- WHAT IS NEEDED -
Scan the entries below for the word "points". Copy each line that has it.

- ENTRIES SUPPLIED -
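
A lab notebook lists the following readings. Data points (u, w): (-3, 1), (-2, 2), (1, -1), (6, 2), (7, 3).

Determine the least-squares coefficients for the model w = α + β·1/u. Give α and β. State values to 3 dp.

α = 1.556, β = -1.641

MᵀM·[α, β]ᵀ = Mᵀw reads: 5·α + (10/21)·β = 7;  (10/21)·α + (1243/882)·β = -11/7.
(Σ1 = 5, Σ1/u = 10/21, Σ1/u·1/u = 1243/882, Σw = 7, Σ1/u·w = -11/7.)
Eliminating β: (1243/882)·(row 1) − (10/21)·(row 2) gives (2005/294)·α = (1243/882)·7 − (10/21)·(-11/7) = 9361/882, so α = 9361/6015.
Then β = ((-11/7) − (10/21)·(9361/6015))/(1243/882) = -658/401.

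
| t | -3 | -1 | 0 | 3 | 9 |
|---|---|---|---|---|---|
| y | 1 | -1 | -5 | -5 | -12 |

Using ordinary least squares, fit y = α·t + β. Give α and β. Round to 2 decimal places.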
...
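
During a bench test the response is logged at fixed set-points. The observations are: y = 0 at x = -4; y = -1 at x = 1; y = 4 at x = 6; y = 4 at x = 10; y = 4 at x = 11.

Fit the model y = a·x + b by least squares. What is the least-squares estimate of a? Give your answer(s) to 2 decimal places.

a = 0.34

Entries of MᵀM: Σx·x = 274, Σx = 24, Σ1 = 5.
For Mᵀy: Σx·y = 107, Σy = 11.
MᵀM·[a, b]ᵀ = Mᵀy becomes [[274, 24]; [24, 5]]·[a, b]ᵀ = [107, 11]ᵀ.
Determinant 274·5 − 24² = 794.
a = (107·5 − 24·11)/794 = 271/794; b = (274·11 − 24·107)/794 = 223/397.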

- REPLY TO THE EXERCISE -
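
A lab notebook lists the following readings. Data points (u, w): (-3, 1), (-2, 2), (1, -1), (6, 2), (7, 3).
During a bench test the response is logged at fixed set-points. The observations are: y = 0 at x = -4; y = -1 at x = 1; y = 4 at x = 6; y = 4 at x = 10; y = 4 at x = 11.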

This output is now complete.